:: BRIEF ::
Write out all the data again, exactly as shown.

:: RECORDS FOR THE EXERCISE ::
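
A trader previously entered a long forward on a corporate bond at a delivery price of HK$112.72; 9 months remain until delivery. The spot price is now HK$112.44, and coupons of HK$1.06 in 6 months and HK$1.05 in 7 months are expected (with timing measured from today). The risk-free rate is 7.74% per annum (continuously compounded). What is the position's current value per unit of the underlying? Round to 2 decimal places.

HK$4.05

PV(remaining coupons) I = 1.06·e^(−0.0774·6/12) + 1.05·e^(−0.0774·7/12) = 2.0234
Current forward F = (S − I)·e^(rT) = (112.44 − 2.0234)·e^(0.0774·9/12) = 110.4166 × 1.059768 = 117.0160
Value (long) = (F − K)·e^(−rT) = (117.0160 − 112.72) × 0.943603 = 4.0537
Value = HK$4.05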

:: WRITTEN ANSWER ::
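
A trader previously entered a long forward on a corporate bond at a delivery price of HK$112.72; 9 months remain until delivery. The spot price is now HK$112.44, and coupons of HK$1.06 in 6 months and HK$1.05 in 7 months are expected (with timing measured from today). The risk-free rate is 7.74% per annum (continuously compounded). What is the position's current value per unit of the underlying? Round to 2 decimal places.

HK$4.05

PV(remaining coupons) I = 1.06·e^(−0.0774·6/12) + 1.05·e^(−0.0774·7/12) = 2.0234
Current forward F = (S − I)·e^(rT) = (112.44 − 2.0234)·e^(0.0774·9/12) = 110.4166 × 1.059768 = 117.0160
Value (long) = (F − K)·e^(−rT) = (117.0160 − 112.72) × 0.943603 = 4.0537
Value = HK$4.05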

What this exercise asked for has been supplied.